**Collected data**

+===+

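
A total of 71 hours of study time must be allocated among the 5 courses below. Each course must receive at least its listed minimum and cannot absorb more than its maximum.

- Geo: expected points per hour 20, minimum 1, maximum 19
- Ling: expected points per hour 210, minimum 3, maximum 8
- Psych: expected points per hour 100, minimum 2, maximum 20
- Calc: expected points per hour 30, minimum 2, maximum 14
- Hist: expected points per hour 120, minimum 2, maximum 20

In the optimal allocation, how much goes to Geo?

Meeting every minimum uses 1+3+2+2+2 = 10 hours, leaving 61.
Rank by expected points per hour: Ling 210 > Hist 120 > Psych 100 > Calc 30 > Geo 20.
Ling takes 5 more to reach its cap of 8 → 56 left.
Give Hist 18 more to hit its cap of 20 → 38 left.
Give Psych 18 more to hit its cap of 20 → 20 left.
Calc: +12 to 14 (cap) → 8 left.
Only 8 left; Geo takes them to reach 9.

9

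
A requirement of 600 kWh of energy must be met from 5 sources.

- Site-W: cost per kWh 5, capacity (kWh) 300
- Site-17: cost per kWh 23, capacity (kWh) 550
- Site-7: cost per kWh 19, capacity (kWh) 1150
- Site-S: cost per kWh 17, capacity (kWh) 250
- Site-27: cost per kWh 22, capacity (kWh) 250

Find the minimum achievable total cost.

Fill from the cheapest source first.
Site-W at 5: take all 300 kWh — 300 still needed.
Site-S (17): use full 250 — 50 kWh to go.
Site-7 (19): take the remaining 50 — done.
Site-27, Site-17: unused.
Cost = 300×5 + 250×17 + 50×19 = 6700.

6700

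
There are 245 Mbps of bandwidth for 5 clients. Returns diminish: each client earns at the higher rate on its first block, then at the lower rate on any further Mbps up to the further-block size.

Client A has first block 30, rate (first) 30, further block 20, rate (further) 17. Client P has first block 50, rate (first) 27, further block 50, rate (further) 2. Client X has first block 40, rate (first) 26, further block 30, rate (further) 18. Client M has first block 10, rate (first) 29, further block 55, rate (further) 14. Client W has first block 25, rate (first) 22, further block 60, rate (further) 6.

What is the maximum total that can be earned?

5570

Rank every tier by rate: Client A/first 30 > Client M/first 29 > Client P/first 27 > Client X/first 26 > Client W/first 22 > Client X/second 18 > Client A/second 17 > Client M/second 14 > Client W/second 6 > Client P/second 2.
Client A/first (30): +30 ; 215 left.
Fill Client M first block (10 at 29) ; 205 left.
Fill Client P first block (50 at 27) ; 155 left.
Client X first at 26: fill all 40 ; 115 left.
Fill Client W first block (25 at 22) ; 90 left.
Fill Client X second block (30 at 18) ; 60 left.
Fill Client A second block (20 at 17) ; 40 left.
Client M/second: +40 of 55 at 14; pool empty.
Total = 30×30 + 29×10 + 27×50 + 26×40 + 22×25 + 18×30 + 17×20 + 14×40 = 5570.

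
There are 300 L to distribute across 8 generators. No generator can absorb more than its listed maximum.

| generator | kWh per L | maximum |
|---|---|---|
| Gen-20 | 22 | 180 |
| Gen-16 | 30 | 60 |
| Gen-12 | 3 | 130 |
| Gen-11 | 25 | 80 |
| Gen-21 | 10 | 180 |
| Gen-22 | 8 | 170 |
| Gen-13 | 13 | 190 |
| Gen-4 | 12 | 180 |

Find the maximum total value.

7320

Highest kWh per L first: Gen-16 30 > Gen-11 25 > Gen-20 22 > Gen-13 13 > Gen-4 12 > Gen-21 10 > Gen-22 8 > Gen-12 3.
Gen-16: +60 to 60 (cap) → 240 left.
Give Gen-11 80 to hit its cap of 80 → 160 left.
Gen-20 has room for 180 but only 160 remain, so it gets 160.
Total = 22×160 + 30×60 + 25×80 = 7320.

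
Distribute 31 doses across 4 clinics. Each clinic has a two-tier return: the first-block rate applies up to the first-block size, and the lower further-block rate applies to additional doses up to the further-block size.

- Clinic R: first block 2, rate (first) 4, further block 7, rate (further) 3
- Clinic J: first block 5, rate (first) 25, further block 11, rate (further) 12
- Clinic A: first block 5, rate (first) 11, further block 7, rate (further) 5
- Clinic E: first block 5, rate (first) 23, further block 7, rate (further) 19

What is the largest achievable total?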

+===+

**Directions**
Copy all lines of the records that have the string "size" in them.

**Completed exercise**
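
There are 245 Mbps of bandwidth for 5 clients. Returns diminish: each client earns at the higher rate on its first block, then at the lower rate on any further Mbps up to the further-block size.
Distribute 31 doses across 4 clinics. Each clinic has a two-tier return: the first-block rate applies up to the first-block size, and the lower further-block rate applies to additional doses up to the further-block size.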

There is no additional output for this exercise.